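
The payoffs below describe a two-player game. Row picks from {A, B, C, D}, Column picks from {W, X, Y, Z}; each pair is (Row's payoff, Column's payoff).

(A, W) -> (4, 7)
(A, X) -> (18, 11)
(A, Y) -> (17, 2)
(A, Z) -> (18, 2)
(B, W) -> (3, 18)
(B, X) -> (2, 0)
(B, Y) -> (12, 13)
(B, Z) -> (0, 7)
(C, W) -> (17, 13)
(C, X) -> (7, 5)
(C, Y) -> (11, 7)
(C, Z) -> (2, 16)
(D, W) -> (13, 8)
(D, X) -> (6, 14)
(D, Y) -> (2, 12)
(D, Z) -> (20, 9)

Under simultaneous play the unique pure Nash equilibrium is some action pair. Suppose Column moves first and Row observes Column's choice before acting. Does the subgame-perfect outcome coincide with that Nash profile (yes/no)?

Work backward from Row's decision.
- W: Row compares 4, 3, 17, 13 and picks C; Column would get 13.
- X: Row compares 18, 2, 7, 6 and picks A; Column would get 11.
- Y: Row compares 17, 12, 11, 2 and picks A; Column would get 2.
- Z: Row compares 18, 0, 2, 20 and picks D; Column would get 9.
Among 13, 11, 2, 9, the best is 13 at W. Subgame-perfect outcome: (C, W) with payoffs (17, 13).
For the simultaneous game, intersect best replies.
Row's best replies: W→C; X→A; Y→A; Z→D.
Column's best replies: A→X; B→W; C→Z; D→X.
Only (A, X) has each player best-responding; Nash payoffs (18, 11).
Sequential outcome (C, W) differs from the Nash profile (A, X).

no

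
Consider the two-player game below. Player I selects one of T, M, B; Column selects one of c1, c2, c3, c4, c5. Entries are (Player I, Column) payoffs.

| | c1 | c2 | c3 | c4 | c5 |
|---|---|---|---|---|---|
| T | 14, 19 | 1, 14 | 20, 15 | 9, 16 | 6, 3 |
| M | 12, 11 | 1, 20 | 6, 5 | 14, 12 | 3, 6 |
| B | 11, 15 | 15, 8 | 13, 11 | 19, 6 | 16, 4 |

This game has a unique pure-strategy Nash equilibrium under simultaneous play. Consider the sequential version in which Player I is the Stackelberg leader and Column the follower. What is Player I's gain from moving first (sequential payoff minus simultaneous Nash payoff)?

0

Backward induction with Player I moving first.
- T: BR = c1, leader payoff 14.
- M: BR = c2, leader payoff 1.
- B: BR = c1, leader payoff 11.
Player I's induced payoffs are 14, 1, 11, so Player I commits to T. Subgame-perfect outcome: (T, c1) with payoffs (14, 19).
Under simultaneous play:
Player I's best replies: c1→T; c2→B; c3→T; c4→B; c5→B.
Column's best replies: T→c1; M→c2; B→c1.
Only (T, c1) has each player best-responding; Nash payoffs (14, 19).
Player I's commitment gain: 14 − 14 = 0.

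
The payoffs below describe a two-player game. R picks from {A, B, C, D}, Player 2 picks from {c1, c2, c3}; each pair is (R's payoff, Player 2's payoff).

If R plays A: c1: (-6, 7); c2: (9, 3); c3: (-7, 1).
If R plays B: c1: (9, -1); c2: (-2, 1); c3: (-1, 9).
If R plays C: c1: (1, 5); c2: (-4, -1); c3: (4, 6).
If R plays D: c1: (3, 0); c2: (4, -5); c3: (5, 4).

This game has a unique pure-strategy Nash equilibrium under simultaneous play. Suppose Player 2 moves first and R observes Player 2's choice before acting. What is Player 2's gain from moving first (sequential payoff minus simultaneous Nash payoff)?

Backward induction with Player 2 moving first.
- c1 → R plays B (best of -6, 9, 1, 3); Player 2 gets -1.
- c2 → R plays A (best of 9, -2, -4, 4); Player 2 gets 3.
- c3 → R plays D (best of -7, -1, 4, 5); Player 2 gets 4.
Among -1, 3, 4, the best is 4 at c3. Subgame-perfect outcome: (D, c3) with payoffs (5, 4).
Under simultaneous play:
R's best replies: c1→B; c2→A; c3→D.
Player 2's best replies: A→c1; B→c3; C→c3; D→c3.
The unique mutual best reply is (D, c3), giving (5, 4).
Player 2's commitment gain: 4 − 4 = 0.

0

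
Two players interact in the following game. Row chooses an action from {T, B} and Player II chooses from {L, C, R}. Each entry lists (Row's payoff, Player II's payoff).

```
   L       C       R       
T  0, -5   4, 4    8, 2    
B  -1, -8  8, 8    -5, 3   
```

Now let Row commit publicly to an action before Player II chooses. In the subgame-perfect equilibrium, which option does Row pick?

Solve by backward induction (Row leads).
- T: Player II compares -5, 4, 2 and picks C; Row would get 4.
- B: Player II compares -8, 8, 3 and picks C; Row would get 8.
Row's induced payoffs are 4, 8, so Row commits to B. Subgame-perfect outcome: (B, C) with payoffs (8, 8).

B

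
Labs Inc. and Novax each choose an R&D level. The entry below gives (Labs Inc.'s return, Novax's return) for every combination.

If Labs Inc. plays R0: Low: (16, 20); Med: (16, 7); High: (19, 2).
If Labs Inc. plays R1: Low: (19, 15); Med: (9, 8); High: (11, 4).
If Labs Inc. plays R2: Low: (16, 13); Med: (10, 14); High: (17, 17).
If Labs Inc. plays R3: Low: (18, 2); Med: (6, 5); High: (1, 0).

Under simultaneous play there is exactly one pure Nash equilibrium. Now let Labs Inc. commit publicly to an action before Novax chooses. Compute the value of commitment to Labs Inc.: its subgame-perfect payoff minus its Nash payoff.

Work backward from Novax's decision.
- R0 → Novax plays Low (best of 20, 7, 2); Labs Inc. gets 16.
- R1 → Novax plays Low (best of 15, 8, 4); Labs Inc. gets 19.
- R2 → Novax plays High (best of 13, 14, 17); Labs Inc. gets 17.
- R3 → Novax plays Med (best of 2, 5, 0); Labs Inc. gets 6.
Maximizing over 16, 19, 17, 6, Labs Inc. chooses R1. Subgame-perfect outcome: (R1, Low) with payoffs (19, 15).
Now find the simultaneous Nash equilibrium.
Labs Inc.'s best replies: Low→R1; Med→R0; High→R0.
Novax's best replies: R0→Low; R1→Low; R2→High; R3→Med.
Only (R1, Low) has each player best-responding; Nash payoffs (19, 15).
Labs Inc.'s commitment gain: 19 − 19 = 0.

0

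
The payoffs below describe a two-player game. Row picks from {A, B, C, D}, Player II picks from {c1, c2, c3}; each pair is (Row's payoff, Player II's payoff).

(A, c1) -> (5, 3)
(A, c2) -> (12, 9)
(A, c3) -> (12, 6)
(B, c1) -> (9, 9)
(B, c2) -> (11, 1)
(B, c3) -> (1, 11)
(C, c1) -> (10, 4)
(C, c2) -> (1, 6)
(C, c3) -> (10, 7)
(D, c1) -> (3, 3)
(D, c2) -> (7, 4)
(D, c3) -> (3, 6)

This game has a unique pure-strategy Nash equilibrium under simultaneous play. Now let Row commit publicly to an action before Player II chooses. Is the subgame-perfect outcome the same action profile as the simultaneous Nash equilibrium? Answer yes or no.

Player II best-responds to each possible Row move:
- A: Player II compares 3, 9, 6 and picks c2; Row would get 12.
- B: Player II compares 9, 1, 11 and picks c3; Row would get 1.
- C: Player II compares 4, 6, 7 and picks c3; Row would get 10.
- D: Player II compares 3, 4, 6 and picks c3; Row would get 3.
Among 12, 1, 10, 3, the best is 12 at A. Subgame-perfect outcome: (A, c2) with payoffs (12, 9).
Now find the simultaneous Nash equilibrium.
Row's best replies: c1→C; c2→A; c3→A.
Player II's best replies: A→c2; B→c3; C→c3; D→c3.
The unique mutual best reply is (A, c2), giving (12, 9).
Sequential outcome (A, c2) coincides with the Nash profile (A, c2).

yes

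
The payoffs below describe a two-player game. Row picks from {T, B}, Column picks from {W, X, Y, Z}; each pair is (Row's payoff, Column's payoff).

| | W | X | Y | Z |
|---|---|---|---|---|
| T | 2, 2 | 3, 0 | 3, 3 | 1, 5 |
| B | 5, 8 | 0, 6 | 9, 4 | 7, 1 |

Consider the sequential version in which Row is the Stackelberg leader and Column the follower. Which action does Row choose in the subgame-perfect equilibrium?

Solve by backward induction (Row leads).
- T: BR = Z, leader payoff 1.
- B: BR = W, leader payoff 5.
Row's induced payoffs are 1, 5, so Row commits to B. Subgame-perfect outcome: (B, W) with payoffs (5, 8).

B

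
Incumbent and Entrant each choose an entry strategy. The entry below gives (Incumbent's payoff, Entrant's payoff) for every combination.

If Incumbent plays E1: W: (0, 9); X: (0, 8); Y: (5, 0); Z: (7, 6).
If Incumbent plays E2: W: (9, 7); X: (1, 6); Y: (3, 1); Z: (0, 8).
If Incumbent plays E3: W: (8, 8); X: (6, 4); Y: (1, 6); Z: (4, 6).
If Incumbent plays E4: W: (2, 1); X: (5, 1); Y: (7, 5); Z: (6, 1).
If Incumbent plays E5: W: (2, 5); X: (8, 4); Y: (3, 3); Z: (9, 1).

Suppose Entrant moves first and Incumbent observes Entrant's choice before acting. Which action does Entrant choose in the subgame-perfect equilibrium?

W

Backward induction with Entrant moving first.
- W: BR = E2, leader payoff 7.
- X: BR = E5, leader payoff 4.
- Y: BR = E4, leader payoff 5.
- Z: BR = E5, leader payoff 1.
Among 7, 4, 5, 1, the best is 7 at W. Subgame-perfect outcome: (E2, W) with payoffs (9, 7).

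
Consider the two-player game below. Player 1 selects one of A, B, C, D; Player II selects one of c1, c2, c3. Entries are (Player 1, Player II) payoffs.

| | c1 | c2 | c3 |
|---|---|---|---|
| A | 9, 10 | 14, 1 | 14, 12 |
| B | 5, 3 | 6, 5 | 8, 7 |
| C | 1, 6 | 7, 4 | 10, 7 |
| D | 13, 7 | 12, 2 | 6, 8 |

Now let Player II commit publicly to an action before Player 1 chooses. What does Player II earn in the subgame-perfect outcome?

12

Work backward from Player 1's decision.
- c1: Player 1 compares 9, 5, 1, 13 and picks D; Player II would get 7.
- c2: Player 1 compares 14, 6, 7, 12 and picks A; Player II would get 1.
- c3: Player 1 compares 14, 8, 10, 6 and picks A; Player II would get 12.
Among 7, 1, 12, the best is 12 at c3. Subgame-perfect outcome: (A, c3) with payoffs (14, 12).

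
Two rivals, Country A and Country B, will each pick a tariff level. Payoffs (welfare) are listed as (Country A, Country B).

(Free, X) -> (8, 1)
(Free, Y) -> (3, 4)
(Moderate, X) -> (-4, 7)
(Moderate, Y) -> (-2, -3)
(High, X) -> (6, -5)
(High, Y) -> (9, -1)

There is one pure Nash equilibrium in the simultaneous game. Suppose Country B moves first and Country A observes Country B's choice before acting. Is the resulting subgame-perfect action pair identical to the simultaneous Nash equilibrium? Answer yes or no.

Solve by backward induction (Country B leads).
- X: BR = Free, leader payoff 1.
- Y: BR = High, leader payoff -1.
Among 1, -1, the best is 1 at X. Subgame-perfect outcome: (Free, X) with payoffs (8, 1).
Under simultaneous play:
Country A's best replies: X→Free; Y→High.
Country B's best replies: Free→Y; Moderate→X; High→Y.
The unique mutual best reply is (High, Y), giving (9, -1).
Sequential outcome (Free, X) differs from the Nash profile (High, Y).

no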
+++
**Activity:** How many of the lines above contain the string "level"? Give the number only.

**Exercise solution:** 2